━━━━━ Input data ━━━━━

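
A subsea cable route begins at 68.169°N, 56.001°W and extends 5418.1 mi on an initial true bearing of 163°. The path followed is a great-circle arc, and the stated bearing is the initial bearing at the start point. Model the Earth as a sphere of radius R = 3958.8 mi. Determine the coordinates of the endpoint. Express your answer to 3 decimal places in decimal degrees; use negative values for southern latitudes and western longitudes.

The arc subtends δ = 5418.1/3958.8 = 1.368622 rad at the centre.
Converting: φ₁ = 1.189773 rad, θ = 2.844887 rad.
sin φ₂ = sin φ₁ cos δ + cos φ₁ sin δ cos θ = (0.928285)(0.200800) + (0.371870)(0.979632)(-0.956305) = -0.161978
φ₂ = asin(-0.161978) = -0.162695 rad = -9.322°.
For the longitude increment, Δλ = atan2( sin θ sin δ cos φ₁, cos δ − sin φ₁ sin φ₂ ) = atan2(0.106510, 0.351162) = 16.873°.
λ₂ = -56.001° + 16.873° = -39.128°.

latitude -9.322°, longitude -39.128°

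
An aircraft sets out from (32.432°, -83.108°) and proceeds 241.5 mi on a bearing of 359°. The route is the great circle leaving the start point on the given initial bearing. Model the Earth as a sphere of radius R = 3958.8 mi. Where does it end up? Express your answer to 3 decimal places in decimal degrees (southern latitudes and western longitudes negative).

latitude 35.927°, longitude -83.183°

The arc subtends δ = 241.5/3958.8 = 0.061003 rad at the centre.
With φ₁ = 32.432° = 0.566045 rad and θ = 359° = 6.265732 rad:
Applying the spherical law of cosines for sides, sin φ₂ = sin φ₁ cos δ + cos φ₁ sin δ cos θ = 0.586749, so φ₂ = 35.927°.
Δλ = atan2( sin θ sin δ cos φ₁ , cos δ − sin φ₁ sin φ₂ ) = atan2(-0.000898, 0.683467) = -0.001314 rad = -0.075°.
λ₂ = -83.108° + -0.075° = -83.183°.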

━━━━━

| What to do |
Could the data above be returned exactly as it stands?

| Result for this exercise |
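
A subsea cable route begins at 68.169°N, 56.001°W and extends 5418.1 mi on an initial true bearing of 163°. The path followed is a great-circle arc, and the stated bearing is the initial bearing at the start point. Model the Earth as a sphere of radius R = 3958.8 mi. Determine the coordinates of the endpoint. Express your answer to 3 decimal places in decimal degrees; use negative values for southern latitudes and western longitudes.

The arc subtends δ = 5418.1/3958.8 = 1.368622 rad at the centre.
Converting: φ₁ = 1.189773 rad, θ = 2.844887 rad.
sin φ₂ = sin φ₁ cos δ + cos φ₁ sin δ cos θ = (0.928285)(0.200800) + (0.371870)(0.979632)(-0.956305) = -0.161978
φ₂ = asin(-0.161978) = -0.162695 rad = -9.322°.
For the longitude increment, Δλ = atan2( sin θ sin δ cos φ₁, cos δ − sin φ₁ sin φ₂ ) = atan2(0.106510, 0.351162) = 16.873°.
λ₂ = -56.001° + 16.873° = -39.128°.

latitude -9.322°, longitude -39.128°

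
An aircraft sets out from (32.432°, -83.108°) and proceeds 241.5 mi on a bearing of 359°. The route is the great circle leaving the start point on the given initial bearing. Model the Earth as a sphere of radius R = 3958.8 mi. Where does it end up? Express your answer to 3 decimal places in decimal degrees (southern latitudes and western longitudes negative).

latitude 35.927°, longitude -83.183°

The arc subtends δ = 241.5/3958.8 = 0.061003 rad at the centre.
With φ₁ = 32.432° = 0.566045 rad and θ = 359° = 6.265732 rad:
Applying the spherical law of cosines for sides, sin φ₂ = sin φ₁ cos δ + cos φ₁ sin δ cos θ = 0.586749, so φ₂ = 35.927°.
Δλ = atan2( sin θ sin δ cos φ₁ , cos δ − sin φ₁ sin φ₂ ) = atan2(-0.000898, 0.683467) = -0.001314 rad = -0.075°.
λ₂ = -83.108° + -0.075° = -83.183°.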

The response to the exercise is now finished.